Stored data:
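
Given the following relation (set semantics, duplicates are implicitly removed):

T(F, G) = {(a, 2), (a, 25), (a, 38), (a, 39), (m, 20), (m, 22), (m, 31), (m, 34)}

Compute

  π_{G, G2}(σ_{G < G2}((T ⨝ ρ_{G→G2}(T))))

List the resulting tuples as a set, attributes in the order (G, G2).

{(2, 25), (2, 38), (2, 39), (20, 22), (20, 31), (20, 34), (22, 31), (22, 34), (25, 38), (25, 39), (31, 34), (38, 39)}

ρ[G→G2]: schema becomes (F, G2); tuples unchanged.
Natural join on F: {(a, 2, 2), (a, 2, 25), (a, 2, 38), (a, 2, 39), (a, 25, 2), (a, 25, 25), (a, 25, 38), (a, 25, 39), (a, 38, 2), (a, 38, 25), (a, 38, 38), (a, 38, 39), (a, 39, 2), (a, 39, 25), (a, 39, 38), (a, 39, 39), (m, 20, 20), (m, 20, 22), (m, 20, 31), (m, 20, 34), (m, 22, 20), (m, 22, 22), (m, 22, 31), (m, 22, 34), (m, 31, 20), (m, 31, 22), (m, 31, 31), (m, 31, 34), (m, 34, 20), (m, 34, 22), (m, 34, 31), (m, 34, 34)}
Filtering on G < G2 leaves {(a, 2, 25), (a, 2, 38), (a, 2, 39), (a, 25, 38), (a, 25, 39), (a, 38, 39), (m, 20, 22), (m, 20, 31), (m, 20, 34), (m, 22, 31), (m, 22, 34), (m, 31, 34)}.
π_{G, G2} gives {(2, 25), (2, 38), (2, 39), (20, 22), (20, 31), (20, 34), (22, 31), (22, 34), (25, 38), (25, 39), (31, 34), (38, 39)}.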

TASK DESCRIPTION =
Nothing in the data may change. Give it again in full.

EXPECTED ANSWER =
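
Given the following relation (set semantics, duplicates are implicitly removed):

T(F, G) = {(a, 2), (a, 25), (a, 38), (a, 39), (m, 20), (m, 22), (m, 31), (m, 34)}

Compute

  π_{G, G2}(σ_{G < G2}((T ⨝ ρ_{G→G2}(T))))

List the resulting tuples as a set, attributes in the order (G, G2).

{(2, 25), (2, 38), (2, 39), (20, 22), (20, 31), (20, 34), (22, 31), (22, 34), (25, 38), (25, 39), (31, 34), (38, 39)}

ρ[G→G2]: schema becomes (F, G2); tuples unchanged.
Natural join on F: {(a, 2, 2), (a, 2, 25), (a, 2, 38), (a, 2, 39), (a, 25, 2), (a, 25, 25), (a, 25, 38), (a, 25, 39), (a, 38, 2), (a, 38, 25), (a, 38, 38), (a, 38, 39), (a, 39, 2), (a, 39, 25), (a, 39, 38), (a, 39, 39), (m, 20, 20), (m, 20, 22), (m, 20, 31), (m, 20, 34), (m, 22, 20), (m, 22, 22), (m, 22, 31), (m, 22, 34), (m, 31, 20), (m, 31, 22), (m, 31, 31), (m, 31, 34), (m, 34, 20), (m, 34, 22), (m, 34, 31), (m, 34, 34)}
Filtering on G < G2 leaves {(a, 2, 25), (a, 2, 38), (a, 2, 39), (a, 25, 38), (a, 25, 39), (a, 38, 39), (m, 20, 22), (m, 20, 31), (m, 20, 34), (m, 22, 31), (m, 22, 34), (m, 31, 34)}.
π_{G, G2} gives {(2, 25), (2, 38), (2, 39), (20, 22), (20, 31), (20, 34), (22, 31), (22, 34), (25, 38), (25, 39), (31, 34), (38, 39)}.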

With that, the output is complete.